┌──

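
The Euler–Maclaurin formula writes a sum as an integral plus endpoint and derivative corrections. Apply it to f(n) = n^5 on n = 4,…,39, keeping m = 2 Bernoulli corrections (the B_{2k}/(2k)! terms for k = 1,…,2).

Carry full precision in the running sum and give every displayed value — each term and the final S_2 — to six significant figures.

S_2 ≈ 6.32533e+08

∫_4^39 x^5 dx evaluates to 5.86457e+08.
½[f(4) + f(39)] = ½[1024.00 + 9.02242e+07] = 4.51126e+07.
So far: 6.31569e+08.
Order-1 term: 1/12 · (1.15672e+07 − 1280.00) = 963827.
Partial sum through k=1: 6.32533e+08.
Order-2 term: −1/720 · (91260.0 − 960.000) = -125.417.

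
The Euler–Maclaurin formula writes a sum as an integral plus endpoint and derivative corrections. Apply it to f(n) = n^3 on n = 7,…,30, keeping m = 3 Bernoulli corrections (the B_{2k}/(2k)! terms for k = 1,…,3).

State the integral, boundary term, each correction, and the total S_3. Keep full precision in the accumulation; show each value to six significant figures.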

└──

The lines you need are those containing "formula"; find them in the records and copy them.

**The answer**.
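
The Euler–Maclaurin formula writes a sum as an integral plus endpoint and derivative corrections. Apply it to f(n) = n^5 on n = 4,…,39, keeping m = 2 Bernoulli corrections (the B_{2k}/(2k)! terms for k = 1,…,2).
The Euler–Maclaurin formula writes a sum as an integral plus endpoint and derivative corrections. Apply it to f(n) = n^3 on n = 7,…,30, keeping m = 3 Bernoulli corrections (the B_{2k}/(2k)! terms for k = 1,…,3).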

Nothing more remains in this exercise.